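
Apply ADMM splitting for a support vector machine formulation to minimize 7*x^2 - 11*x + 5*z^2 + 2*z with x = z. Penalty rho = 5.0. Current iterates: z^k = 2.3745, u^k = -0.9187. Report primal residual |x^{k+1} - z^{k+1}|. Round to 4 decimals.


ADMM iteration with rho = 5.0, z^k = 2.3745, u^k = -0.9187
Step 1: x-update.
Minimize 7*x^2 - 11*x + (5.0/2)*(x - 2.3745 - 0.9187)^2
FOC: (2*7 + 5.0)*x = 11 + 5.0*(2.3745 + 0.9187)
x^{k+1} = 1.4456
Step 2: z-update.
Minimize 5*z^2 + 2*z + (5.0/2)*(1.4456 - z - 0.9187)^2
FOC: (2*5 + 5.0)*z = -2 + 5.0*(1.4456 - 0.9187)
z^{k+1} = 0.0423
Step 3: u-update.
u^{k+1} = -0.9187 + 1.4456 - 0.0423 = 0.4846
Step 4: Primal residual = |1.4456 - 0.0423| = 1.4033


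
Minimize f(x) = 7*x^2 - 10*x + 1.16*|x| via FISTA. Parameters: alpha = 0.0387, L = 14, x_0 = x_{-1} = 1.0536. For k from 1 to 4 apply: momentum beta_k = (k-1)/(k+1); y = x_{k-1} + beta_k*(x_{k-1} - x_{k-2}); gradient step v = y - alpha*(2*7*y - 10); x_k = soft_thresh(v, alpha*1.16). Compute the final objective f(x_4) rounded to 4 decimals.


FISTA on f(x) = 7*x^2 - 10*x + 1.16*|x|
L = 14, alpha = 0.0387
Iteration 1: beta = 0.0, y = 1.0536 + 0.0*(1.0536 - 1.0536) = 1.0536
  grad(y) = 4.7504, v = y - alpha*grad = 0.8698
  prox(v) = soft_thresh(0.8698, 0.0449) = 0.8249
Iteration 2: beta = 0.3333, y = 0.8249 + 0.3333*(0.8249 - 1.0536) = 0.7486
  grad(y) = 0.4807, v = y - alpha*grad = 0.73
  prox(v) = soft_thresh(0.73, 0.0449) = 0.6851
Iteration 3: beta = 0.5, y = 0.6851 + 0.5*(0.6851 - 0.8249) = 0.6153
  grad(y) = -1.3864, v = y - alpha*grad = 0.6689
  prox(v) = soft_thresh(0.6689, 0.0449) = 0.624
Iteration 4: beta = 0.6, y = 0.624 + 0.6*(0.624 - 0.6851) = 0.5874
  grad(y) = -1.777, v = y - alpha*grad = 0.6561
  prox(v) = soft_thresh(0.6561, 0.0449) = 0.6112
f(x_4) = 7*0.6112^2 - 10*0.6112 + 1.16*|0.6112| = -2.7881


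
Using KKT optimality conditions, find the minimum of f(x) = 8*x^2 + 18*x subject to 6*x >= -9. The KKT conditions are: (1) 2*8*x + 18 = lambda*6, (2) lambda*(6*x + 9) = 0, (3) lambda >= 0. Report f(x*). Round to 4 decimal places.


Step 1: Try lambda = 0 (constraint inactive).
Stationarity: 2*8*x + 18 = 0
x* = -18/(2*8) = -1.125
Check constraint: 6*-1.125 = -6.75 >= -9 -- satisfied.
Step 2: Compute optimal value.
f(x*) = 8*(-1.125)^2 + 18*(-1.125) = -10.125


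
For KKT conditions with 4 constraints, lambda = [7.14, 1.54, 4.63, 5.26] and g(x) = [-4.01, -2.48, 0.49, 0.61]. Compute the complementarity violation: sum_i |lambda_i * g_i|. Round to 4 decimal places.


KKT complementary slackness check:
lambda_1 * g_1 = 7.14 * -4.01 = -28.6314
lambda_2 * g_2 = 1.54 * -2.48 = -3.8192
lambda_3 * g_3 = 4.63 * 0.49 = 2.2687
lambda_4 * g_4 = 5.26 * 0.61 = 3.2086
Total violation = 28.6314 + 3.8192 + 2.2687 + 3.2086 = 37.9279


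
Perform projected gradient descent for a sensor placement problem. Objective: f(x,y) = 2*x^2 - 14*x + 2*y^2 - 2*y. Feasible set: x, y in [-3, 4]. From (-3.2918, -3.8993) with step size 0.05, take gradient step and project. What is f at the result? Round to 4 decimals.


Step 1: Compute gradient at (-3.2918, -3.8993).
grad_x = 2*2*-3.2918 - 14 = -27.1672
grad_y = 2*2*-3.8993 - 2 = -17.5972
Step 2: Gradient step.
x_raw = -3.2918 - 0.05*-27.1672 = -1.9334
y_raw = -3.8993 - 0.05*-17.5972 = -3.0194
Step 3: Project onto [-3, 4].
x_proj = clip(-1.9334) = -1.9334
y_proj = clip(-3.0194) = -3.0
Step 4: Evaluate f.
f(-1.9334, -3.0) = 58.5445


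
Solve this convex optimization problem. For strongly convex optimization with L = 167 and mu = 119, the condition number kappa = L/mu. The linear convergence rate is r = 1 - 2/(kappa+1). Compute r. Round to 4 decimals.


Step 1: Compute the condition number.
kappa = L/mu = 167/119 = 1.4034
Step 2: Compute the convergence rate.
r = 1 - 2/(kappa + 1) = 1 - 2*mu/(L + mu) = (L - mu)/(L + mu) = 48/286 = 0.1678


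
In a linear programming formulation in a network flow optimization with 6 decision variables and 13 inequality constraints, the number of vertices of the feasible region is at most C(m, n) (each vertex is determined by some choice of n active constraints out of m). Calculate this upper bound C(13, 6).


Each vertex corresponds to some choice of n active constraints out of m, so the number of vertices is at most C(m, n) = m! / (n!(m-n)!).
m = 13, n = 6
Numerator: 13 * 12 * 11 * 10 * 9 * 8
Denominator: 6! = 720
C(13, 6) = 1716


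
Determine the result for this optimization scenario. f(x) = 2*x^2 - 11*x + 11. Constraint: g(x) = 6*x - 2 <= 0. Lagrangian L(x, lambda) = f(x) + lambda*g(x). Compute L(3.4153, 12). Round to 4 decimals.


Step 1: Evaluate f(x).
f(3.4153) = 2*3.4153^2 - 11*3.4153 + 11 = -3.2398
Step 2: Evaluate g(x).
g(3.4153) = 6*3.4153 - 2 = 18.4918
Step 3: Compute Lagrangian.
L = -3.2398 + 12*18.4918 = 218.6618


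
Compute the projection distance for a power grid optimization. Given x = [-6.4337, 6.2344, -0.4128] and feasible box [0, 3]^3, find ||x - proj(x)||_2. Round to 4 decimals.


Project each component onto [0, 3].
clip(-6.4337) = 0.0, clip(6.2344) = 3.0, clip(-0.4128) = 0.0
Projection = [0.0, 3.0, 0.0]
Squared diffs: [41.3925, 10.4613, 0.1704]
Distance = sqrt(52.0242) = 7.2128


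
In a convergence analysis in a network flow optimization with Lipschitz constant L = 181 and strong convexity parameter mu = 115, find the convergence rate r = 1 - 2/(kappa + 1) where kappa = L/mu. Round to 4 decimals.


Step 1: Compute the condition number.
kappa = L/mu = 181/115 = 1.5739
Step 2: Compute the convergence rate.
r = 1 - 2/(kappa + 1) = 1 - 2*mu/(L + mu) = (L - mu)/(L + mu) = 66/296 = 0.223


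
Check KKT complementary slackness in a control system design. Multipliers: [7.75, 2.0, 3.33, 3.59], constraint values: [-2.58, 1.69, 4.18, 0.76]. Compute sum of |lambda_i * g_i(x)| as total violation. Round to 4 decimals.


KKT complementary slackness check:
lambda_1 * g_1 = 7.75 * -2.58 = -19.995
lambda_2 * g_2 = 2.0 * 1.69 = 3.38
lambda_3 * g_3 = 3.33 * 4.18 = 13.9194
lambda_4 * g_4 = 3.59 * 0.76 = 2.7284
Total violation = 19.995 + 3.38 + 13.9194 + 2.7284 = 40.0228


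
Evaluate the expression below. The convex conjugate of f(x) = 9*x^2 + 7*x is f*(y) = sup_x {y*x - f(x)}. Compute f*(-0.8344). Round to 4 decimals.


f*(y) = sup_x {y*x - a*x^2 - b*x} = sup_x {(y-b)*x - a*x^2}
FOC: (y - b) - 2a*x = 0 => x* = (y - b)/(2a)
x* = (-0.8344 - 7)/(2*9) = -0.4352
f*(-0.8344) = (y-b)^2/(4a) = (-0.8344 - 7)^2/(4*9)
= 61.3778/36 = 1.7049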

===============

◆ Your objective ◆
Each line from the one containing "Check KKT complementary" through the end of the listing above should be copied exactly, with no other line included.

◆ Task solution ◆
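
Check KKT complementary slackness in a control system design. Multipliers: [7.75, 2.0, 3.33, 3.59], constraint values: [-2.58, 1.69, 4.18, 0.76]. Compute sum of |lambda_i * g_i(x)| as total violation. Round to 4 decimals.


KKT complementary slackness check:
lambda_1 * g_1 = 7.75 * -2.58 = -19.995
lambda_2 * g_2 = 2.0 * 1.69 = 3.38
lambda_3 * g_3 = 3.33 * 4.18 = 13.9194
lambda_4 * g_4 = 3.59 * 0.76 = 2.7284
Total violation = 19.995 + 3.38 + 13.9194 + 2.7284 = 40.0228


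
Evaluate the expression below. The convex conjugate of f(x) = 9*x^2 + 7*x is f*(y) = sup_x {y*x - f(x)}. Compute f*(-0.8344). Round to 4 decimals.


f*(y) = sup_x {y*x - a*x^2 - b*x} = sup_x {(y-b)*x - a*x^2}
FOC: (y - b) - 2a*x = 0 => x* = (y - b)/(2a)
x* = (-0.8344 - 7)/(2*9) = -0.4352
f*(-0.8344) = (y-b)^2/(4a) = (-0.8344 - 7)^2/(4*9)
= 61.3778/36 = 1.7049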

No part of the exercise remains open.